• [TASK STATEMENT] Report every line of the entries that contains the word "minimum".
....
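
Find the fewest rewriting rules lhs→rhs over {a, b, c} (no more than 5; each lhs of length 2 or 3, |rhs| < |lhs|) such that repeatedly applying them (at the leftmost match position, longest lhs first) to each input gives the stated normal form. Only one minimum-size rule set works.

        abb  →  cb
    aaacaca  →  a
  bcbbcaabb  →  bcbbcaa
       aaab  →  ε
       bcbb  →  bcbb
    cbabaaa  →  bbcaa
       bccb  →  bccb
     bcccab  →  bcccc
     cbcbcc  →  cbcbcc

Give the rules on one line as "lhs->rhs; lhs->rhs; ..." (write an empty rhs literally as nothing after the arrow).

  | abb => cb
  | aaacaca => aaca => a
  | bcbbcaabb => bcbbcacb => bcbbcaa
  | aaab => aac => ε

aac->; ab->c; acb->aa; cba->bc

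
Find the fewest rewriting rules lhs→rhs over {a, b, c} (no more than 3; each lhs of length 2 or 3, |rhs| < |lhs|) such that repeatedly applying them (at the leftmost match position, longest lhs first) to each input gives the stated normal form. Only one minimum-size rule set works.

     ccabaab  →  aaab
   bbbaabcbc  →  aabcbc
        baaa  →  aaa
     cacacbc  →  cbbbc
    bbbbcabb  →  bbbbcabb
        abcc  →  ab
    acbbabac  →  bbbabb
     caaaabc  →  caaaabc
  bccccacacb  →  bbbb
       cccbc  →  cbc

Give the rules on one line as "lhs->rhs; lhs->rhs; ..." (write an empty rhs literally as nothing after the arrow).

ac->b; baa->aa; cc->

  | ccabaab => abaab => aaab
  | bbbaabcbc => bbaabcbc => baabcbc => aabcbc
  | baaa => aaa
  | cacacbc => cbacbc => cbbbc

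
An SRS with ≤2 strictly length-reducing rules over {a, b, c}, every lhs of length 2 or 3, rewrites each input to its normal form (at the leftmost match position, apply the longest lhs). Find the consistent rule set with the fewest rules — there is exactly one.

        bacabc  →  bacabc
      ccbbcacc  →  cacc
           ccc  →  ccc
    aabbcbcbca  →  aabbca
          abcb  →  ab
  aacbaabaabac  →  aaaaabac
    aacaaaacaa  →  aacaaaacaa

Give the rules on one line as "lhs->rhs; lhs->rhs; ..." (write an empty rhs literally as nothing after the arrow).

  | bacabc
  | ccbbcacc => cbcacc => cacc
  | ccc
  | aabbcbcbca => aabbcbca => aabbca

baa->a; cb->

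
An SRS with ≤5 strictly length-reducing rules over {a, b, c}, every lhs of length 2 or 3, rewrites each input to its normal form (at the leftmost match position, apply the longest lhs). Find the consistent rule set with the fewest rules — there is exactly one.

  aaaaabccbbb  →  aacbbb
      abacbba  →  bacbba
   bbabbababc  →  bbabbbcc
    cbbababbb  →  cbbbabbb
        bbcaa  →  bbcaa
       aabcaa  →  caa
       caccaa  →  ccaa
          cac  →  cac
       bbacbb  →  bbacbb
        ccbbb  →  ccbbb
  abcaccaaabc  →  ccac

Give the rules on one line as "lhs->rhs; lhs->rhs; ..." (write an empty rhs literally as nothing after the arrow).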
....
• [EXERCISE OUTPUT]
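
Find the fewest rewriting rules lhs→rhs over {a, b, c} (no more than 5; each lhs of length 2 or 3, |rhs| < |lhs|) such that repeatedly applying them (at the leftmost match position, longest lhs first) to each input gives the stated normal form. Only one minimum-size rule set works.
Find the fewest rewriting rules lhs→rhs over {a, b, c} (no more than 3; each lhs of length 2 or 3, |rhs| < |lhs|) such that repeatedly applying them (at the leftmost match position, longest lhs first) to each input gives the stated normal form. Only one minimum-size rule set works.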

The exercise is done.